A single figure is wanted: the count of lines below containing the string "arose".
BEGIN
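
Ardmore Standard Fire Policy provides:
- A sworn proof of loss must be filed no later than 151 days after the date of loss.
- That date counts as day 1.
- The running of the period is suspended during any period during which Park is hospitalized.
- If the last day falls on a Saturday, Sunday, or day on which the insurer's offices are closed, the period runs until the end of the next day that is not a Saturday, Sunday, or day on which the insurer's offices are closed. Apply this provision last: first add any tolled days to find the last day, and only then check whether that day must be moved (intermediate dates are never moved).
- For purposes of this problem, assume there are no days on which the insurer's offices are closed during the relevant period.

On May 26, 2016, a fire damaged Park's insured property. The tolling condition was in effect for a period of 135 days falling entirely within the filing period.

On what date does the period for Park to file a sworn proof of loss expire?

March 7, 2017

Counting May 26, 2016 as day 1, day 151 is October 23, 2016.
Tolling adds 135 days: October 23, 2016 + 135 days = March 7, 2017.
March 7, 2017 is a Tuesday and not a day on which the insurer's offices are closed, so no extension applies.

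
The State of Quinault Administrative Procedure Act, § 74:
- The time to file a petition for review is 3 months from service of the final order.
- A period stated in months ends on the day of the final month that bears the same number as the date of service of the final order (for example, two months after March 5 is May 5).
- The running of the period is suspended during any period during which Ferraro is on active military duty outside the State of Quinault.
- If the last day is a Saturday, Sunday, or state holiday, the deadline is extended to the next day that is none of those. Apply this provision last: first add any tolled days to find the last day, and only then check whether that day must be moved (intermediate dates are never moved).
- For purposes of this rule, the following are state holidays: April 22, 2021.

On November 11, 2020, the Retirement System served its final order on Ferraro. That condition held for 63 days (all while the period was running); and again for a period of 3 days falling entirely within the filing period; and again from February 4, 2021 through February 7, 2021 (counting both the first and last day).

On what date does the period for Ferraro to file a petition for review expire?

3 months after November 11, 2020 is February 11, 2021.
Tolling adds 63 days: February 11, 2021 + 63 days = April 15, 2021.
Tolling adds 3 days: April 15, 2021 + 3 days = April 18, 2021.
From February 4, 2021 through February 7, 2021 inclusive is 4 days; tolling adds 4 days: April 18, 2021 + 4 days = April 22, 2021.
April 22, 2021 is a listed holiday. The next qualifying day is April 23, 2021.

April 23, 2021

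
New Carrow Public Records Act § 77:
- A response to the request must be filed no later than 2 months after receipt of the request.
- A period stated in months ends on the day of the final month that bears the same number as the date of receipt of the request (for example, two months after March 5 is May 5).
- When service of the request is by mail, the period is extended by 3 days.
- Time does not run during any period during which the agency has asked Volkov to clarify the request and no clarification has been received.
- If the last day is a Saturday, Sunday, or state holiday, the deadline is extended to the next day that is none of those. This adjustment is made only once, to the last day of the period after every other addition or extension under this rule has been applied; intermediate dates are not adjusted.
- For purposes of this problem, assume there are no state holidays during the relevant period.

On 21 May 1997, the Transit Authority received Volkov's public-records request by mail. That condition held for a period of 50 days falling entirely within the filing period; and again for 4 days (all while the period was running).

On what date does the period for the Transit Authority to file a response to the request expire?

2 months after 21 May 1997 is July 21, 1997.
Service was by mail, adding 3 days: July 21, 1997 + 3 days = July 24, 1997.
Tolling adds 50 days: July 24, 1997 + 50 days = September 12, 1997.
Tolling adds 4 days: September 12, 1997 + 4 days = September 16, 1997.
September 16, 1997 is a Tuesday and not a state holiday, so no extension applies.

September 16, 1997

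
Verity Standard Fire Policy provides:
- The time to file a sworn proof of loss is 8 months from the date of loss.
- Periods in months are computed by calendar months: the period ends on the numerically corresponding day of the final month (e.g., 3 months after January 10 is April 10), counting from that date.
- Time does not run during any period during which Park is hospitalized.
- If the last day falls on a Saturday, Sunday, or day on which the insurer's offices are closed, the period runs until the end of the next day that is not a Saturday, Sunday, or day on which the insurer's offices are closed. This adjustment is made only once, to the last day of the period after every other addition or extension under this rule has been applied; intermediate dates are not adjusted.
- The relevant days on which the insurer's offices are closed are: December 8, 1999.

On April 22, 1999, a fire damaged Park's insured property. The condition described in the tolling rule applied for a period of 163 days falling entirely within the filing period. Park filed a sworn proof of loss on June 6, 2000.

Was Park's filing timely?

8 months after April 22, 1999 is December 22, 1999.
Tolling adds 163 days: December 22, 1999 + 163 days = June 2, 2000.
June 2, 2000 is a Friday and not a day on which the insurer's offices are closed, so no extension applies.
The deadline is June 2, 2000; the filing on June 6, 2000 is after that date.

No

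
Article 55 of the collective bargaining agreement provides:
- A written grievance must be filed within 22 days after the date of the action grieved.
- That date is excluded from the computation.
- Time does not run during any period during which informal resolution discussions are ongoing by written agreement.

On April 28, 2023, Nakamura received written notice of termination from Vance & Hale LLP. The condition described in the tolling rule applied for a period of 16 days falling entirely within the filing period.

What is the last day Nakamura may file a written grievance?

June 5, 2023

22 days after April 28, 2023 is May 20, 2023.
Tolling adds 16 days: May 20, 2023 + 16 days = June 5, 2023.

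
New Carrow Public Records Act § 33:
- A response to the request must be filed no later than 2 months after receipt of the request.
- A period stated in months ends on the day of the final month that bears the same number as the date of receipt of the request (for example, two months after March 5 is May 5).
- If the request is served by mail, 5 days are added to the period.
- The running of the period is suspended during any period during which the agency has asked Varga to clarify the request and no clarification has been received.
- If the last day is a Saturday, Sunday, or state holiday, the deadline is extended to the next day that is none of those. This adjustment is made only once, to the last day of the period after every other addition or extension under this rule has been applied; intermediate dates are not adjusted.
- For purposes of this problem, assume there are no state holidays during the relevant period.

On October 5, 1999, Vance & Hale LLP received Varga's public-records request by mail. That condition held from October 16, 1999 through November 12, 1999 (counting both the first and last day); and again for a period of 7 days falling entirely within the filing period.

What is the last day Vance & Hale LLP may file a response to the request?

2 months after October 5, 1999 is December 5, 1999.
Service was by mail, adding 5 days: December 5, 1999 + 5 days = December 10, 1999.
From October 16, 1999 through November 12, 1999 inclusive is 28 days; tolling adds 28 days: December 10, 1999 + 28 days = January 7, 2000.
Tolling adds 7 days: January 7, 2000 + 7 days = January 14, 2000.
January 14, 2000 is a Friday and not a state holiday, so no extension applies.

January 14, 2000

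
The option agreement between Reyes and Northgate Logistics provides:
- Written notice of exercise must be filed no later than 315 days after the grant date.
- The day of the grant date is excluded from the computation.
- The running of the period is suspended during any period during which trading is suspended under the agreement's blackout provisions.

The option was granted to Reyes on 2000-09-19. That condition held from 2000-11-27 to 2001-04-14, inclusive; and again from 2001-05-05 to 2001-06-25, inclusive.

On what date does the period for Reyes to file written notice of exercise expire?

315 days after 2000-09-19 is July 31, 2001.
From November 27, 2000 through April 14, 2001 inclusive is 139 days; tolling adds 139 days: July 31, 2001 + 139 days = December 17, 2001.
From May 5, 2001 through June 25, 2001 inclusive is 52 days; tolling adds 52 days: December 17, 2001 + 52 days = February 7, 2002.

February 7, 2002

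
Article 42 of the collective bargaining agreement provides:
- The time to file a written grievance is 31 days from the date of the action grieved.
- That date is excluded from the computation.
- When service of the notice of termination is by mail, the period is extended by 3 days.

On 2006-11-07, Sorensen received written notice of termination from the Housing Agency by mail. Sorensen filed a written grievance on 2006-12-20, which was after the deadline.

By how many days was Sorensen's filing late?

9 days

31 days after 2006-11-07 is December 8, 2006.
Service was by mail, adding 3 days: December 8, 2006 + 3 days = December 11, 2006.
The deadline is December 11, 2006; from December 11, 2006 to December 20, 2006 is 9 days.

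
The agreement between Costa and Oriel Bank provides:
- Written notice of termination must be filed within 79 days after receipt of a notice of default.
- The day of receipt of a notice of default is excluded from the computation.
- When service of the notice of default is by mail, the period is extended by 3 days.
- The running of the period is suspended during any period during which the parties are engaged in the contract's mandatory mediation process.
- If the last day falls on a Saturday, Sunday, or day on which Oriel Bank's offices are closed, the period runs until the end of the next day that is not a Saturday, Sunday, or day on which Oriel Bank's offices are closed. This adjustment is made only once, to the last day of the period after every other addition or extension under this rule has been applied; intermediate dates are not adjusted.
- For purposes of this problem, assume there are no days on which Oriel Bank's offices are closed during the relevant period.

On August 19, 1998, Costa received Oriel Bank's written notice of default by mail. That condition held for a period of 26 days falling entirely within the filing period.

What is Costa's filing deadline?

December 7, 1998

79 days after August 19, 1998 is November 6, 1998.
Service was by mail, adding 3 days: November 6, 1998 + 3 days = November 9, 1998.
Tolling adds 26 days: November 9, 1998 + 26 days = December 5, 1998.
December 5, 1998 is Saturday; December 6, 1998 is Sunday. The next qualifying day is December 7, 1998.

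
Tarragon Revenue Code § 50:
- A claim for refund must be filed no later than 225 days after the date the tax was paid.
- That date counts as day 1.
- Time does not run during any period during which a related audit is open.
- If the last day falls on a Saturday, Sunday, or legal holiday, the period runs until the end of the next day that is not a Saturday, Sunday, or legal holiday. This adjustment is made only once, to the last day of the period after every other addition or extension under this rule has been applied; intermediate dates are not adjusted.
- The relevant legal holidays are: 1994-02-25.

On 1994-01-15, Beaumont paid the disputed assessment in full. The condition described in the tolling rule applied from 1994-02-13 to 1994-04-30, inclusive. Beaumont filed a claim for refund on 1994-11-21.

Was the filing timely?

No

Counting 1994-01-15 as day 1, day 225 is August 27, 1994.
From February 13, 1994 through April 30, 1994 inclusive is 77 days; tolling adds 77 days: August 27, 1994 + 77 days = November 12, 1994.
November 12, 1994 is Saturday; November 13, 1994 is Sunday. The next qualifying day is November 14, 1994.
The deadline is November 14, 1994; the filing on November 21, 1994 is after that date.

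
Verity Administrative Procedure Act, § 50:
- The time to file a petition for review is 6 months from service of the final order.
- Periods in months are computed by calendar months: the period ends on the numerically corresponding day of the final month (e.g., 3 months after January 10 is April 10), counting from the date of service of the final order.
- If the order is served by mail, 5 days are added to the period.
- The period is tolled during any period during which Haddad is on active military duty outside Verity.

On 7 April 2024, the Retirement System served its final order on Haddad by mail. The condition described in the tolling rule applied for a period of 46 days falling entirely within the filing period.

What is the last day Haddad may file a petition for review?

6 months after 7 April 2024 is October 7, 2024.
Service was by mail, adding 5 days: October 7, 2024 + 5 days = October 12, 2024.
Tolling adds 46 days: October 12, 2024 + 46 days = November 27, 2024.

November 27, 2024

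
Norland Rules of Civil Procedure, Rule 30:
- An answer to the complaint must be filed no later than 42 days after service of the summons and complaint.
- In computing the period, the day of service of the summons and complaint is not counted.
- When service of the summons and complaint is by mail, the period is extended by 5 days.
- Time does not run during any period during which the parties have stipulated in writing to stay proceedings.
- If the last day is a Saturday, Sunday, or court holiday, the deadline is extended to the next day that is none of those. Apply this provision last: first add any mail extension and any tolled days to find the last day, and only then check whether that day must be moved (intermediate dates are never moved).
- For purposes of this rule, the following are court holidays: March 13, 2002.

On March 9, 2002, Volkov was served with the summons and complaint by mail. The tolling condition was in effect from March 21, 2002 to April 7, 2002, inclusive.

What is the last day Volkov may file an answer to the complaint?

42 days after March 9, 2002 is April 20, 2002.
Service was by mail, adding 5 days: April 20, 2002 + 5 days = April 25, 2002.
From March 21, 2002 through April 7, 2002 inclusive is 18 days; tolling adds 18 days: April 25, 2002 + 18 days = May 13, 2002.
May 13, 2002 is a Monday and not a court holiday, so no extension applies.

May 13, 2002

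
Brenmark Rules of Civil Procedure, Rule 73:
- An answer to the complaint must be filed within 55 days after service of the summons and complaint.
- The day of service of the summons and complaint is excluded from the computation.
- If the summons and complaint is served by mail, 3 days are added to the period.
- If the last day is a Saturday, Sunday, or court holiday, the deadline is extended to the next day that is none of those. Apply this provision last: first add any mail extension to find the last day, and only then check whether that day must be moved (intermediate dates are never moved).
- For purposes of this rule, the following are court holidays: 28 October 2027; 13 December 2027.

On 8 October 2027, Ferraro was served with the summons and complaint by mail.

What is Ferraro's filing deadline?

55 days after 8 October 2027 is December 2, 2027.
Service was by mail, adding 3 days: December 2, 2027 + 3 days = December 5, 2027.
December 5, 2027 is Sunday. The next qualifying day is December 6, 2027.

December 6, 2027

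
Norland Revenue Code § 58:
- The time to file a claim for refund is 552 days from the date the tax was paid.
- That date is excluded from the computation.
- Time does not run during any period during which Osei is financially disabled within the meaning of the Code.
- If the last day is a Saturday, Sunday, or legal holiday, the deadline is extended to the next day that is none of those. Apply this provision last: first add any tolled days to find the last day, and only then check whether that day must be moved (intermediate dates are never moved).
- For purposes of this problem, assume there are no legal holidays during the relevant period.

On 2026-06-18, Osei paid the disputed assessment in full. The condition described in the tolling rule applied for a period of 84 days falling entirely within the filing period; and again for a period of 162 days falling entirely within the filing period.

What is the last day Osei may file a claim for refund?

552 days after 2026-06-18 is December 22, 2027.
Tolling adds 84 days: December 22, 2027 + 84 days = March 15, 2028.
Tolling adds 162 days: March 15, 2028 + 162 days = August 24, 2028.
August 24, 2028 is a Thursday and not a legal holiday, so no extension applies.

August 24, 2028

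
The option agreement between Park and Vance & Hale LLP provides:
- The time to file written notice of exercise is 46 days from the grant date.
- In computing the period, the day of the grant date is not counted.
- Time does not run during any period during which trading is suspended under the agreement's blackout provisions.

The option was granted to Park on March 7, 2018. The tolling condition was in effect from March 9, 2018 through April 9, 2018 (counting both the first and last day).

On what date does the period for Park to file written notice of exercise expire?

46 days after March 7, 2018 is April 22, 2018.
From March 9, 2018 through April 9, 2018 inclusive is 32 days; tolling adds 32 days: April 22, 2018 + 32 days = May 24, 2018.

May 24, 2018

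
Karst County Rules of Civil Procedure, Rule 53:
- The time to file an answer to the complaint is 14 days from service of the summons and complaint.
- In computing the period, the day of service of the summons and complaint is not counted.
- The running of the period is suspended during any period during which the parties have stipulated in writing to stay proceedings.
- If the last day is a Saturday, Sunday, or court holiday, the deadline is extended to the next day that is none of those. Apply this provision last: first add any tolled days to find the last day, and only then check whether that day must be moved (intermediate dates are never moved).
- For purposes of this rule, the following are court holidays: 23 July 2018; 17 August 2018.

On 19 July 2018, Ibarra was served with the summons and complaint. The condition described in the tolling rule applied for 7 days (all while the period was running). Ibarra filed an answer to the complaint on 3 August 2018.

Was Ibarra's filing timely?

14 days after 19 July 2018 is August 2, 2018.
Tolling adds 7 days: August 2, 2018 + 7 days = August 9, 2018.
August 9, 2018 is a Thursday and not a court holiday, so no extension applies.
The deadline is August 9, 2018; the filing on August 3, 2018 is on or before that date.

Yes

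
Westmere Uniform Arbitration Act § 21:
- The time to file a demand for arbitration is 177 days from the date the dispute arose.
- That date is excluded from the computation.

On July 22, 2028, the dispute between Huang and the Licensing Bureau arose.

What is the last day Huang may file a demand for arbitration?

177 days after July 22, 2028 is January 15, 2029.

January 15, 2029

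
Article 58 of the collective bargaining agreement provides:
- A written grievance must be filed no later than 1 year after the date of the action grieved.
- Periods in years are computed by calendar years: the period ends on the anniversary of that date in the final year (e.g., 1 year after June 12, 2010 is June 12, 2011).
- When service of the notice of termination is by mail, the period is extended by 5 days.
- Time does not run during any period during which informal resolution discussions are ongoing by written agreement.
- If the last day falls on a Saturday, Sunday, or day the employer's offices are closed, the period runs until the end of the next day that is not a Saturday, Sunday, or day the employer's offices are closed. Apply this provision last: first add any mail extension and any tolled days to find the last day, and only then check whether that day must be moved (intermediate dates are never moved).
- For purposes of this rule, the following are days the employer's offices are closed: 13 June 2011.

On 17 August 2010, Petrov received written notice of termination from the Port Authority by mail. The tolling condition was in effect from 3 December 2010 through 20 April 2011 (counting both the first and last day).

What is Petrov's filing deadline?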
END
> [Result of this exercise]:
2